Your assignment>
Write out again each line of the material below, unchanged, from the first one to the line that holds "f(σ) = 14*log(1".
Provided entries section start
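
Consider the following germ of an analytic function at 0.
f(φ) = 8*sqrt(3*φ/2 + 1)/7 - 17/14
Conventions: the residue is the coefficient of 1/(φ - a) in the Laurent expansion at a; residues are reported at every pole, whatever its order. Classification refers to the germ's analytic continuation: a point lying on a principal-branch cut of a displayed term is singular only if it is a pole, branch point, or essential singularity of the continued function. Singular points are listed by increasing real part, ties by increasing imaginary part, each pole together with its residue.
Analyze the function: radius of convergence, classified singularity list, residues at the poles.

Radius of convergence at 0: 2/3.
At -2/3: an algebraic (square-root) branch point.

Branch term (8/7)*sqrt(1 - φ/(-2/3)): its argument vanishes at φ = -2/3, a square-root branch point, modulus 2/3.
The radius of convergence is the smallest modulus among the singular points: 2/3.


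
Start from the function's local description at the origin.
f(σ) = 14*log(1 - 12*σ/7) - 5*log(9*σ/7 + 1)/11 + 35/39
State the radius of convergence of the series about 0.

The radius of convergence is 7/12.

Branch term (-5/11)*log(1 - σ/(-7/9)): its argument vanishes at σ = -7/9, a logarithmic branch point, modulus 7/9.
Branch term (14)*log(1 - σ/(7/12)): its argument vanishes at σ = 7/12, a logarithmic branch point, modulus 7/12.
The radius of convergence is the smallest modulus among the singular points: 7/12.


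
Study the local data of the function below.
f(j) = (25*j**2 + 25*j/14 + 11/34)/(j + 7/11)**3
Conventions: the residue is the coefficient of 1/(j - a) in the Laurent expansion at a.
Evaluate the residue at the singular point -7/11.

At the order-3 pole -7/11 set g(j) = (j - (-7/11))^3*f(j) = 25*j**2 + 25*j/14 + 11/34.
Order-3 pole: residue = g''(a)/2; g''(-7/11) = 50, so the residue is 25.

The residue is 25.


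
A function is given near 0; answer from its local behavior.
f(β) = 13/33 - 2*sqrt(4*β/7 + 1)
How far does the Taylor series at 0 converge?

The radius of convergence is 7/4.

Branch term (-2)*sqrt(1 - β/(-7/4)): its argument vanishes at β = -7/4, a square-root branch point, modulus 7/4.
The radius of convergence is the smallest modulus among the singular points: 7/4.


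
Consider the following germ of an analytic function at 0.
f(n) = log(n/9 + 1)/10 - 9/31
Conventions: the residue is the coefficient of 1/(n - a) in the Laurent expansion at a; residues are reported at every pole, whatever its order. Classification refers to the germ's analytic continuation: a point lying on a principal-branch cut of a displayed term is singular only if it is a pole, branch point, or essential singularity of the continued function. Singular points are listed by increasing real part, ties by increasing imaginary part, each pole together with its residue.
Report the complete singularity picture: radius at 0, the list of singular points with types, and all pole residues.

Radius of convergence at 0: 9.
At -9: a logarithmic branch point.

Branch term (1/10)*log(1 - n/(-9)): its argument vanishes at n = -9, a logarithmic branch point, modulus 9.
The radius of convergence is the smallest modulus among the singular points: 9.


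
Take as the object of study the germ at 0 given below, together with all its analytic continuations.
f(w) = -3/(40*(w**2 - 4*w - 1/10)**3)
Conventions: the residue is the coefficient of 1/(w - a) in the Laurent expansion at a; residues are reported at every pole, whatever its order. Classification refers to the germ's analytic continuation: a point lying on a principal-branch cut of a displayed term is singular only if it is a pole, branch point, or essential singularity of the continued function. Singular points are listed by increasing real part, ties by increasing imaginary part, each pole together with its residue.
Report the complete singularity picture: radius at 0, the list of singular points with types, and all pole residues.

Denominator factor (w**2 - 4*w - 1/10)^3: discriminant 82/5, real irrational roots 2 + (1/10)*sqrt(410) and 2 - (1/10)*sqrt(410); poles of order 3, moduli 2 + (1/10)*sqrt(410) and -2 + (1/10)*sqrt(410).
The radius of convergence is the smallest modulus among the singular points: -2 + (1/10)*sqrt(410).
The factor w**2 - 4*w - 1/10 splits as (w - a)(w - a') with a = 2 - (1/10)*sqrt(410), a' = 2 + (1/10)*sqrt(410). At the order-3 pole a set g(w) = (w - a)^3*f(w) = [-3/40] / (w - a')^3.
Order-3 pole: residue = g''(a)/2; g''(2 - (1/10)*sqrt(410)) = (45/1102736)*sqrt(410), so the residue is (45/2205472)*sqrt(410).
The factor w**2 - 4*w - 1/10 splits as (w - a)(w - a') with a = 2 + (1/10)*sqrt(410), a' = 2 - (1/10)*sqrt(410). At the order-3 pole a set g(w) = (w - a)^3*f(w) = [-3/40] / (w - a')^3.
Order-3 pole: residue = g''(a)/2; g''(2 + (1/10)*sqrt(410)) = -(45/1102736)*sqrt(410), so the residue is -(45/2205472)*sqrt(410).
List the singular points by increasing real part (a conjugate pair: the negative imaginary part first).

Radius of convergence at 0: -2 + (1/10)*sqrt(410).
At 2 - (1/10)*sqrt(410): a pole of order 3; residue (45/2205472)*sqrt(410).
At 2 + (1/10)*sqrt(410): a pole of order 3; residue -(45/2205472)*sqrt(410).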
Provided entries section end
Output of the task>
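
Consider the following germ of an analytic function at 0.
f(φ) = 8*sqrt(3*φ/2 + 1)/7 - 17/14
Conventions: the residue is the coefficient of 1/(φ - a) in the Laurent expansion at a; residues are reported at every pole, whatever its order. Classification refers to the germ's analytic continuation: a point lying on a principal-branch cut of a displayed term is singular only if it is a pole, branch point, or essential singularity of the continued function. Singular points are listed by increasing real part, ties by increasing imaginary part, each pole together with its residue.
Analyze the function: radius of convergence, classified singularity list, residues at the poles.

Radius of convergence at 0: 2/3.
At -2/3: an algebraic (square-root) branch point.

Branch term (8/7)*sqrt(1 - φ/(-2/3)): its argument vanishes at φ = -2/3, a square-root branch point, modulus 2/3.
The radius of convergence is the smallest modulus among the singular points: 2/3.


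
Start from the function's local description at the origin.
f(σ) = 14*log(1 - 12*σ/7) - 5*log(9*σ/7 + 1)/11 + 35/39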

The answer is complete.